▶ Your objective:
Once the line with "In Gb major, the" is found in the entries below, repeat it and each following line exactly, up to and including the line with "progression in F". Add no other lines.

(Stored dataset items)
━━━━━━━━
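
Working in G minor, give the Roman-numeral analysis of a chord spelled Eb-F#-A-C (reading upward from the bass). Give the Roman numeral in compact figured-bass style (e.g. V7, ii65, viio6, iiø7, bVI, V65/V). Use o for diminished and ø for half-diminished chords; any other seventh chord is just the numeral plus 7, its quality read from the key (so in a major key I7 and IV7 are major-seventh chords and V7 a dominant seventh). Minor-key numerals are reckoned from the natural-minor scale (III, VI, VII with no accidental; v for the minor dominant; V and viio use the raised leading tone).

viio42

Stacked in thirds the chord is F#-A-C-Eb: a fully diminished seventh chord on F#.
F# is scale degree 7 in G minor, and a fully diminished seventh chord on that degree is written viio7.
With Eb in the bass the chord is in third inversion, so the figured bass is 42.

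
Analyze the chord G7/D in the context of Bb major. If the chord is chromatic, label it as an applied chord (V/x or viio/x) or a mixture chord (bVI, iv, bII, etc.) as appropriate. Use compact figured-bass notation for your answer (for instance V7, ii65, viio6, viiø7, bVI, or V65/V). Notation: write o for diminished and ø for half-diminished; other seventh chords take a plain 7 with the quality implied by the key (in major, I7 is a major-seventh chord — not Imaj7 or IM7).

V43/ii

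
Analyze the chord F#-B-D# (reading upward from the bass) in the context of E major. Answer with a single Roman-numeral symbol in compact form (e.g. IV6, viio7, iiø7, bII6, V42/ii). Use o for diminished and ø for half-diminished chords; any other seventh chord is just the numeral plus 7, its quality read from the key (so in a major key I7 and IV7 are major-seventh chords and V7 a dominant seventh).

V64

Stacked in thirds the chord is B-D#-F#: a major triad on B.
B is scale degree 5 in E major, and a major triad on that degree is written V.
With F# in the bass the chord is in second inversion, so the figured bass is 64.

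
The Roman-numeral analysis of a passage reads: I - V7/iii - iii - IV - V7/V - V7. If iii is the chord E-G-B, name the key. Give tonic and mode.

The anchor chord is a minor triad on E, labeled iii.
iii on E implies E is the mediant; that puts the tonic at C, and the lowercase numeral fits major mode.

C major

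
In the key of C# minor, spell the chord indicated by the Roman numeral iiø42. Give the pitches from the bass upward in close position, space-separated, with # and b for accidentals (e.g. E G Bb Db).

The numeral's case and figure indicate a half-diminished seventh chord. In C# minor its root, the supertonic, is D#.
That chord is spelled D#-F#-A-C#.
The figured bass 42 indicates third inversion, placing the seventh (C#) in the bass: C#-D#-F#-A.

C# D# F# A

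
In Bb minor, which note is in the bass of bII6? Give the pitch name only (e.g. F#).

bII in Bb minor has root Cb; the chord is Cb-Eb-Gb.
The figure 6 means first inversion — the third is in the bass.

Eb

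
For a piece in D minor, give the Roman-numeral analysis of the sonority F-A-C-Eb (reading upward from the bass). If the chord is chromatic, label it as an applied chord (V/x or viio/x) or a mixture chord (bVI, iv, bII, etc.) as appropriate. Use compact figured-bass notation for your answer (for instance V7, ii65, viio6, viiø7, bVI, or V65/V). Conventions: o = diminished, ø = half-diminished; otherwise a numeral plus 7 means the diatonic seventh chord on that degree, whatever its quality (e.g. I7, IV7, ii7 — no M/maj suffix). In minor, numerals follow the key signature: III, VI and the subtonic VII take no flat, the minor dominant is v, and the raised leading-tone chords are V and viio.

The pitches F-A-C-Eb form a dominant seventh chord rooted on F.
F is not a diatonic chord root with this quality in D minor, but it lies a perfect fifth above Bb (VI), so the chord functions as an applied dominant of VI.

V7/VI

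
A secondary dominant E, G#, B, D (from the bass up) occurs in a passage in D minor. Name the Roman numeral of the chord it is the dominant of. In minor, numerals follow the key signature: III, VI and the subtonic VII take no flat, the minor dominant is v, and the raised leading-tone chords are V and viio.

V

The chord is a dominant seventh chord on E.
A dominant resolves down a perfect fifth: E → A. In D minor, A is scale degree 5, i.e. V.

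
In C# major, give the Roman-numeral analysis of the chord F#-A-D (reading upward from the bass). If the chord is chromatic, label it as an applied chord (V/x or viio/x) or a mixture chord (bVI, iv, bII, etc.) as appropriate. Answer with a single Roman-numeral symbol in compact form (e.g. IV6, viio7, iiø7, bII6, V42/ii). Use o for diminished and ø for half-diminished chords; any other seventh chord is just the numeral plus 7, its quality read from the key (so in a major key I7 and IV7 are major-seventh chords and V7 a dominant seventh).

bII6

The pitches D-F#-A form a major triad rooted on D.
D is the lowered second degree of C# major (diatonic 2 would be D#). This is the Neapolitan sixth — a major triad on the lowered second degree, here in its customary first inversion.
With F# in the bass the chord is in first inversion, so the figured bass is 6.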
━━━━━━━━
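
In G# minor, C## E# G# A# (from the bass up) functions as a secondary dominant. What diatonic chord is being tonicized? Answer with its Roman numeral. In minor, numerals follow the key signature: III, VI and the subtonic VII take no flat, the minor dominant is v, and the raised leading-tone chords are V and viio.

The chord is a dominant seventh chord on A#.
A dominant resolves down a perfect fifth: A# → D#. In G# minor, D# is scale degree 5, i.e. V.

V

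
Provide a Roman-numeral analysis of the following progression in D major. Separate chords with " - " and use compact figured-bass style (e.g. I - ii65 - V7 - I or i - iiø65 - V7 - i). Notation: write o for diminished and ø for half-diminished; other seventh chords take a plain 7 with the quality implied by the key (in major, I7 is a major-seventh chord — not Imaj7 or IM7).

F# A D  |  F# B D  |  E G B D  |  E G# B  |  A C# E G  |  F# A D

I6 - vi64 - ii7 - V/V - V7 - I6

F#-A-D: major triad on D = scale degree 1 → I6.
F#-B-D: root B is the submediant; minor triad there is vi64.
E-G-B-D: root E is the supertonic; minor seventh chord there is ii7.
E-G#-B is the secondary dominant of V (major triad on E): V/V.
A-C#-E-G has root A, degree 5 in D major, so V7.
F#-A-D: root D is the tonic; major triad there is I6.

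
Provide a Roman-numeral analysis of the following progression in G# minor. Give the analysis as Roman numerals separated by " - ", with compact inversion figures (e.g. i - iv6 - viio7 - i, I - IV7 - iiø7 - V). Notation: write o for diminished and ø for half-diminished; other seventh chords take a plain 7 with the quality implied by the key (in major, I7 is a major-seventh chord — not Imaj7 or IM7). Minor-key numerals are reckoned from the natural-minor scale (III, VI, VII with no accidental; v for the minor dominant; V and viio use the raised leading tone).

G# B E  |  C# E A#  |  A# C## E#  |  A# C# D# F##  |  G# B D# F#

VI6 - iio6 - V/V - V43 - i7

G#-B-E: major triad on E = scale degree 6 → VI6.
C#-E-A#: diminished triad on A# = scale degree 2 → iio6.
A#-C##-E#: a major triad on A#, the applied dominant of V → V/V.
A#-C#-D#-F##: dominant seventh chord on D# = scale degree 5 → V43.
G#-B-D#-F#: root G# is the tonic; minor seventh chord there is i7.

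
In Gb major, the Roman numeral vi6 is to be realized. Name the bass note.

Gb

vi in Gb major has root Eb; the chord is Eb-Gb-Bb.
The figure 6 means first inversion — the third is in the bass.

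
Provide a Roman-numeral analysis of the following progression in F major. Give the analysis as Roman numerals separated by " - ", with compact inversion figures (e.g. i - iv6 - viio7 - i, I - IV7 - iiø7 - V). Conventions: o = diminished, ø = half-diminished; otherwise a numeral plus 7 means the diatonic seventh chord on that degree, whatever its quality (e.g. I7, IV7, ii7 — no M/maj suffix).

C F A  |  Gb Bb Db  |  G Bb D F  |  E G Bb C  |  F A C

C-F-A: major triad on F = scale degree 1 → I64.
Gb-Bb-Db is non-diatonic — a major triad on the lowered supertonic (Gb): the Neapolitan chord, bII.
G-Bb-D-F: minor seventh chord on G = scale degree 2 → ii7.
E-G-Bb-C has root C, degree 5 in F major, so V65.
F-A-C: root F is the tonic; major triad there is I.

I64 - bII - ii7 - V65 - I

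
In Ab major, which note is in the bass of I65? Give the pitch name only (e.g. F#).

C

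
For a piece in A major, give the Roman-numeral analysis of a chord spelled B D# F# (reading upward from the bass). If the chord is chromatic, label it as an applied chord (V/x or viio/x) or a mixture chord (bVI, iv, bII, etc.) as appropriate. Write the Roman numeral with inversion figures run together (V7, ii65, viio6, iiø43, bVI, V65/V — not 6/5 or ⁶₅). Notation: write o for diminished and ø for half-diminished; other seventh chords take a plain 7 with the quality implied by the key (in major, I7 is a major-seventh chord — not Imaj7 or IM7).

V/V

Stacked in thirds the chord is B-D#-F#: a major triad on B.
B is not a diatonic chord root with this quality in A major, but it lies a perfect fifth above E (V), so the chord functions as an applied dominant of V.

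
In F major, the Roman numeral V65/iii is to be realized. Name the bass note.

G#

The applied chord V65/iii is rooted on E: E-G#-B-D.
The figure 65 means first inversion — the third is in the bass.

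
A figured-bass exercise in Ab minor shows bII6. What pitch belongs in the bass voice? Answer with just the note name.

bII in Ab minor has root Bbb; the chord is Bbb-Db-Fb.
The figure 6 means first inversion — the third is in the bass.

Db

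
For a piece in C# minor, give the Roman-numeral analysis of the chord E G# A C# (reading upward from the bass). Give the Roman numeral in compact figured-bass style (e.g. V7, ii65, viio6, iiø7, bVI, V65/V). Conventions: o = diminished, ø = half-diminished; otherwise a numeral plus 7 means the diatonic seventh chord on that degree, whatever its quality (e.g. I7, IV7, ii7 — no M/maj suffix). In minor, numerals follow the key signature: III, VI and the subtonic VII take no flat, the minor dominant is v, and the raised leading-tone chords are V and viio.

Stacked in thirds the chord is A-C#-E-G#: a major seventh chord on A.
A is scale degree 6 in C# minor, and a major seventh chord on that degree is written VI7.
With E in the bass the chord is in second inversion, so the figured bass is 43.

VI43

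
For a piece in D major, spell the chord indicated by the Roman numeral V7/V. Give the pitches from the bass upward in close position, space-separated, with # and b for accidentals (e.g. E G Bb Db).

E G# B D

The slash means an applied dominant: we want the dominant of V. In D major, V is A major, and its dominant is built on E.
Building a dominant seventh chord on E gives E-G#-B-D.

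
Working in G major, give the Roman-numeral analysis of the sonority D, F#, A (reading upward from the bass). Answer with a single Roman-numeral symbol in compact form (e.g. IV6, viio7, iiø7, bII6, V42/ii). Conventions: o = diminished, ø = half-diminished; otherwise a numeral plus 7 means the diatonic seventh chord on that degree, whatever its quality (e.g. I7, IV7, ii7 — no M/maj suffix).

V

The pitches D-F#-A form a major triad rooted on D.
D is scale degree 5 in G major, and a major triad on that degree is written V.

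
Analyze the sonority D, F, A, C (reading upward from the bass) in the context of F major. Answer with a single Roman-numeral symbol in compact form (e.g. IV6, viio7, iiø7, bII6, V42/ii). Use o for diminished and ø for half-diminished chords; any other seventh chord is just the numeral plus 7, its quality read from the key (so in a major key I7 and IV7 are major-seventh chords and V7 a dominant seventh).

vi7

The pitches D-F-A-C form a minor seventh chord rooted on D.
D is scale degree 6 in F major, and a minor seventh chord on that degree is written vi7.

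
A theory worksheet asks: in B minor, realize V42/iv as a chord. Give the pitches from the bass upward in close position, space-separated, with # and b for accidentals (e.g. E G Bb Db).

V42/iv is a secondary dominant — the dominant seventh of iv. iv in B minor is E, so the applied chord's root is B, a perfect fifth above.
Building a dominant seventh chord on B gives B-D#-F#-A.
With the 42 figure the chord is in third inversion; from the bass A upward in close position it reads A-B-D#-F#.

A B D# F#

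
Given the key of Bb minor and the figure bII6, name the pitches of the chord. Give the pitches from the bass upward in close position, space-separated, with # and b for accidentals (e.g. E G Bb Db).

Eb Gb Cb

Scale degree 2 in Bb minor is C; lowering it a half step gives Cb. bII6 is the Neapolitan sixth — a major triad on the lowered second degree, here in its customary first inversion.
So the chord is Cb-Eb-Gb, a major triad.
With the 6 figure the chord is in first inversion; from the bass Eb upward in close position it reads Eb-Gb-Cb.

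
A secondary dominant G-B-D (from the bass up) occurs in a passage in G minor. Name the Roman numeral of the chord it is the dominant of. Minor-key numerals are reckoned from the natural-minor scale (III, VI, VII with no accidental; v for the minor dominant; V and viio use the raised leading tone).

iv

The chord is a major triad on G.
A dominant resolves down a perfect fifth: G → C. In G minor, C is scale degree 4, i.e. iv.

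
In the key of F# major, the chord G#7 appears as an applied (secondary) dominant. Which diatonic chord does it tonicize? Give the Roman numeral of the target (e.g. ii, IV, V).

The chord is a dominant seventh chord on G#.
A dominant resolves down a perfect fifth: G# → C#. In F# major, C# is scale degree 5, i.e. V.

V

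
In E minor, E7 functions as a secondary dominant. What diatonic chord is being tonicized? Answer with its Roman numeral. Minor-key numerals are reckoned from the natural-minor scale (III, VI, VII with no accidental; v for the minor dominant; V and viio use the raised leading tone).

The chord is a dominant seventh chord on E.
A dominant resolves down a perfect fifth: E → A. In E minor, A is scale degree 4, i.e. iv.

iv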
━━━━━━━━
▶ Reply:
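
In Gb major, the Roman numeral vi6 is to be realized. Name the bass note.

Gb

vi in Gb major has root Eb; the chord is Eb-Gb-Bb.
The figure 6 means first inversion — the third is in the bass.

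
Provide a Roman-numeral analysis of the following progression in F major. Give the analysis as Roman numerals separated by " - ", with compact inversion figures (e.g. i - iv6 - viio7 - i, I - IV7 - iiø7 - V). Conventions: o = diminished, ø = half-diminished; otherwise a numeral plus 7 means the diatonic seventh chord on that degree, whatever its quality (e.g. I7, IV7, ii7 — no M/maj suffix).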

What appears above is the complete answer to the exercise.